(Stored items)
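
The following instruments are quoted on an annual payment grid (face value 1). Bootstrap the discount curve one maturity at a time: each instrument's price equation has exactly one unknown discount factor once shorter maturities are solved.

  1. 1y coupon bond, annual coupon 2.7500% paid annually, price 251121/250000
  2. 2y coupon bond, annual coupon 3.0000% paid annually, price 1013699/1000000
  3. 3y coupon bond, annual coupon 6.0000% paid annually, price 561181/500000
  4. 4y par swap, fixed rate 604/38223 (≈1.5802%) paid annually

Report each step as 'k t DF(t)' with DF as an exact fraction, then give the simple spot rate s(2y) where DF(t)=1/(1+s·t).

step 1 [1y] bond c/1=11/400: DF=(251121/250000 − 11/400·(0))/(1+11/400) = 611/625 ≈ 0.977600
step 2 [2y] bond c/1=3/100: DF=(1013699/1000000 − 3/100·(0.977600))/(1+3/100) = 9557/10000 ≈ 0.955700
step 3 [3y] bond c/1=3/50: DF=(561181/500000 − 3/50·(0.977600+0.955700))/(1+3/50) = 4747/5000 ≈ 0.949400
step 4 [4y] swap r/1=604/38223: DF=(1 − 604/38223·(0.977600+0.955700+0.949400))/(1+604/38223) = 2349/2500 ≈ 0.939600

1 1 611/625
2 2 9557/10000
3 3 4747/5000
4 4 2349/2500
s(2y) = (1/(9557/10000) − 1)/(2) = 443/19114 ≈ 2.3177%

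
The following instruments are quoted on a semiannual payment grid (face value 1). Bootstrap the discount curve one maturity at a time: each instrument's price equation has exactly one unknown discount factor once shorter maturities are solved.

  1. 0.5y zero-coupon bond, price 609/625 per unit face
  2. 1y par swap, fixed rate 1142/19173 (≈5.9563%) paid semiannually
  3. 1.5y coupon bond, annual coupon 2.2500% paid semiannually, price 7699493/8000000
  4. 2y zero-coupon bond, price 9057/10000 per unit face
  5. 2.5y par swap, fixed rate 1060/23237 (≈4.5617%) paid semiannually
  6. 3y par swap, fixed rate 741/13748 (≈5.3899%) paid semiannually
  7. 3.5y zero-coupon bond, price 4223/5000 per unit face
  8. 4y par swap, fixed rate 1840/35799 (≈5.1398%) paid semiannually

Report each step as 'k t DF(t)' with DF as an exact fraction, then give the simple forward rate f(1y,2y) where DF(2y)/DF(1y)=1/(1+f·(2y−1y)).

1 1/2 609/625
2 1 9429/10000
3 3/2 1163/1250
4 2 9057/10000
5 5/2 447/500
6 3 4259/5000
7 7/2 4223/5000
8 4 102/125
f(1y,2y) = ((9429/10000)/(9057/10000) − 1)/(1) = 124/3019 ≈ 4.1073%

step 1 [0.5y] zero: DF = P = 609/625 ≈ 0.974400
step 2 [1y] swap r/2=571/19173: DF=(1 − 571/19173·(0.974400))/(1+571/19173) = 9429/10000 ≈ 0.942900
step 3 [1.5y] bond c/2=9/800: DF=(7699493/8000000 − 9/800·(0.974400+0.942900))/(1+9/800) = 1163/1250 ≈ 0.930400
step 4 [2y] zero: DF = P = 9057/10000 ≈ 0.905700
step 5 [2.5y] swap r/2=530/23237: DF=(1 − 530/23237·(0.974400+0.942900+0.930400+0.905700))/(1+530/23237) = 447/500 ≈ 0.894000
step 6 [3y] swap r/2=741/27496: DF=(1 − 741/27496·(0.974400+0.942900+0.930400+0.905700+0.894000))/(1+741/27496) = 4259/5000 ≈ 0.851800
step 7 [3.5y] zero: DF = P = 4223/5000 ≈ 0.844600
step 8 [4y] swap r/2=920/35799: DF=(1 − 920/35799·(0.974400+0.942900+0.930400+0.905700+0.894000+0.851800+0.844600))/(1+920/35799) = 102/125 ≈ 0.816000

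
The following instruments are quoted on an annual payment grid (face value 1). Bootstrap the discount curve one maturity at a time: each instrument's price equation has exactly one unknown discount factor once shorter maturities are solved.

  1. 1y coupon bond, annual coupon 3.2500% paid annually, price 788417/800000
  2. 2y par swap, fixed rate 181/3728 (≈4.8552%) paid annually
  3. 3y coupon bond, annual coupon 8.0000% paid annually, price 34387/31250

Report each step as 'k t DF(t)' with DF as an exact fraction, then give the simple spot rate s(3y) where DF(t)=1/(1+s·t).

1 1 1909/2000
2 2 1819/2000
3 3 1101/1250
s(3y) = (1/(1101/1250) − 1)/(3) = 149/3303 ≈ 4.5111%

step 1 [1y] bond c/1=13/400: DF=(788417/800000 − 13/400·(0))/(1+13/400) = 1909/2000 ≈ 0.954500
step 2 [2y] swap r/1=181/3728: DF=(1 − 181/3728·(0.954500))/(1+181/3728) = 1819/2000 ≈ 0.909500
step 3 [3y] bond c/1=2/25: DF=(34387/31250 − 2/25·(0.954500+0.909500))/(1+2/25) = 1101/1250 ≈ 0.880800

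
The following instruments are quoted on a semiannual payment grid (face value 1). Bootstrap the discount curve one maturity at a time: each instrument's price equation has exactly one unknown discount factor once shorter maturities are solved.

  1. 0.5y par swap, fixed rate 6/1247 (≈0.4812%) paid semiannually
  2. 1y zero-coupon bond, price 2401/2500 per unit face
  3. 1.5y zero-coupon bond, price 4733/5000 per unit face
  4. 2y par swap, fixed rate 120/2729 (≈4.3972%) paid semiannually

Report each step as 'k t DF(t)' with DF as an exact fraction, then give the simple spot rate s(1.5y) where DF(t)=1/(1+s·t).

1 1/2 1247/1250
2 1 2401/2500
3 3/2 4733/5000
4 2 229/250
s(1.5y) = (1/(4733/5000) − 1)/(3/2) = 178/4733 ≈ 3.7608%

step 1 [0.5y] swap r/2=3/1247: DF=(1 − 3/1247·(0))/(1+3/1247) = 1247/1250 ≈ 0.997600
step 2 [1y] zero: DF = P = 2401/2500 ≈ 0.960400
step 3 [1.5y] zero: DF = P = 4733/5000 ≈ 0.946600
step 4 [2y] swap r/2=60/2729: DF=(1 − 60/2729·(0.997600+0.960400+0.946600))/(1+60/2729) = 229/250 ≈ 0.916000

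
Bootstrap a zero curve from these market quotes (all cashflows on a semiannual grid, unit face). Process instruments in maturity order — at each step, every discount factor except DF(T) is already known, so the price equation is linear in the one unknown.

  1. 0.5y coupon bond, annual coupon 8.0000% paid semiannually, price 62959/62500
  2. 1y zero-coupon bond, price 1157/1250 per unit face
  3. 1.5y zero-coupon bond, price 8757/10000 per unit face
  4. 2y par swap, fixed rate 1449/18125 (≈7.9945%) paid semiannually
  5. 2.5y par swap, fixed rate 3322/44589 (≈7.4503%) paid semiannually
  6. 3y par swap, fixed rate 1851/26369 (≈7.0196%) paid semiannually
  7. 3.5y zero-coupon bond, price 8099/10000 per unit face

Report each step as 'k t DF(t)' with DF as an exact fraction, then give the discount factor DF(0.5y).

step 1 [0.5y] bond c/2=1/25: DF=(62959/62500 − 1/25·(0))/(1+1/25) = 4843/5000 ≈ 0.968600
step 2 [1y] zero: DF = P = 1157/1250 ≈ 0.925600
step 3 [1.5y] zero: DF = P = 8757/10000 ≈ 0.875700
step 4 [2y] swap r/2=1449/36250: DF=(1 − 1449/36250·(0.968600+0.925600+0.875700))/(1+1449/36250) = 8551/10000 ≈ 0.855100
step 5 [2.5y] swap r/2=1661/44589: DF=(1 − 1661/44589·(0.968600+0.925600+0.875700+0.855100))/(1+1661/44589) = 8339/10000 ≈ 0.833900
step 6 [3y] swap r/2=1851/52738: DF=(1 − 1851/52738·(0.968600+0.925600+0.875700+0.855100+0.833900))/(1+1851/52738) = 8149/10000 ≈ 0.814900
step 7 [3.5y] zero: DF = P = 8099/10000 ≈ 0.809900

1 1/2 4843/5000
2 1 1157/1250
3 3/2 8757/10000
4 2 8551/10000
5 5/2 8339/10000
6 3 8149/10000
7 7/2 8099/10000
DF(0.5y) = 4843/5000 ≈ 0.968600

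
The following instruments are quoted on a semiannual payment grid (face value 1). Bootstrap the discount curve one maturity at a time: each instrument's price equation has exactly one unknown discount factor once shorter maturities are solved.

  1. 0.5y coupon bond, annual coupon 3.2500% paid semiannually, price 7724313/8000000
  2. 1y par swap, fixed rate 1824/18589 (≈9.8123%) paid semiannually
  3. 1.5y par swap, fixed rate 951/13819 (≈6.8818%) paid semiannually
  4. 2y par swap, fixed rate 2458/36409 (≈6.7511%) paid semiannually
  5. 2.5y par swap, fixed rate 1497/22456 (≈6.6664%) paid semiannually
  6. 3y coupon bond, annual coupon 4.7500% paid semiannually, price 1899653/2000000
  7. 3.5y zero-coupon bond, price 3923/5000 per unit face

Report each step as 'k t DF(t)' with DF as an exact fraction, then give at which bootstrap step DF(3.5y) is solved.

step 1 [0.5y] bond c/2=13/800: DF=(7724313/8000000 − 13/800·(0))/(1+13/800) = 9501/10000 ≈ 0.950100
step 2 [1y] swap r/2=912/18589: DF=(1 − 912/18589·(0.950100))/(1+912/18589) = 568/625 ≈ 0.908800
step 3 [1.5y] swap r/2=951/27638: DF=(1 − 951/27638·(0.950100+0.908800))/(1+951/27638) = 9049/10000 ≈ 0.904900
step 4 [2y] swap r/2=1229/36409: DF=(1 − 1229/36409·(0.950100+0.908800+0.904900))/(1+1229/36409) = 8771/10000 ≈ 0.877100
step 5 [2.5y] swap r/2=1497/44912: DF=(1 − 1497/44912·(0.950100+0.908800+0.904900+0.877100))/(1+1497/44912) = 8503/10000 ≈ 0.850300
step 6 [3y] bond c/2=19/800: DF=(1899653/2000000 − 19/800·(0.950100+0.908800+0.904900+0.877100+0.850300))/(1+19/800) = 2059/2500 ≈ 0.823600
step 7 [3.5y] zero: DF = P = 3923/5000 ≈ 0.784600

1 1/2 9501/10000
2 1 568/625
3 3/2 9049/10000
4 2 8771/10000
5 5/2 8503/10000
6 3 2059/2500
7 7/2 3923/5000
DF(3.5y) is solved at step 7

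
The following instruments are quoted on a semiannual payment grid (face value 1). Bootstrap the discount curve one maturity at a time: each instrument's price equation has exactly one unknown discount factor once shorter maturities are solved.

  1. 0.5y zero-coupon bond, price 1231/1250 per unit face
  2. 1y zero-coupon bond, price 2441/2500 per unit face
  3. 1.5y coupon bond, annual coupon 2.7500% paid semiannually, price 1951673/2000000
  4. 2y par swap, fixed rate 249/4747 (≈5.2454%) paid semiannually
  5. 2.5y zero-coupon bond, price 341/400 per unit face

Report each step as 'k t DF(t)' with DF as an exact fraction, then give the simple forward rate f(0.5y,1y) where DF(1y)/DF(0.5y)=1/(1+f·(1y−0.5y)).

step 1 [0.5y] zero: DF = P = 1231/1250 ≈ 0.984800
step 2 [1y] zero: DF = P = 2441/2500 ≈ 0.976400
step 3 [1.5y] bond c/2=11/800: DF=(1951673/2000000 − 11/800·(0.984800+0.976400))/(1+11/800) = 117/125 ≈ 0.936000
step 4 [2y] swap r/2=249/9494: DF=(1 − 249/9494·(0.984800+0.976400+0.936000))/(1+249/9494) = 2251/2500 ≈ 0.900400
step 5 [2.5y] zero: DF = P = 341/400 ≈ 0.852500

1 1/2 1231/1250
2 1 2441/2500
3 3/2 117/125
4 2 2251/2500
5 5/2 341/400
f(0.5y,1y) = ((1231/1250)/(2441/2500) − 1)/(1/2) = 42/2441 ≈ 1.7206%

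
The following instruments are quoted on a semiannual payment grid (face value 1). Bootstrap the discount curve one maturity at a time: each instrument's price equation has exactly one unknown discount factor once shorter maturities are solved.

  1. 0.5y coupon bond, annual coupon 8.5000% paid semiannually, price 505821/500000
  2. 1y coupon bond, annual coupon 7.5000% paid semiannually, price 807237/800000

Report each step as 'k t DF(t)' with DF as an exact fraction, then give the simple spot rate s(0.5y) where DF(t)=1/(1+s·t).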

### Directions
Please copy only the lines between the first line of the entries and the line with "2. 2y coupon", keeping those two end lines as well, exactly as written.

### Result of the task
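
The following instruments are quoted on an annual payment grid (face value 1). Bootstrap the discount curve one maturity at a time: each instrument's price equation has exactly one unknown discount factor once shorter maturities are solved.

  1. 1y coupon bond, annual coupon 2.7500% paid annually, price 251121/250000
  2. 2y coupon bond, annual coupon 3.0000% paid annually, price 1013699/1000000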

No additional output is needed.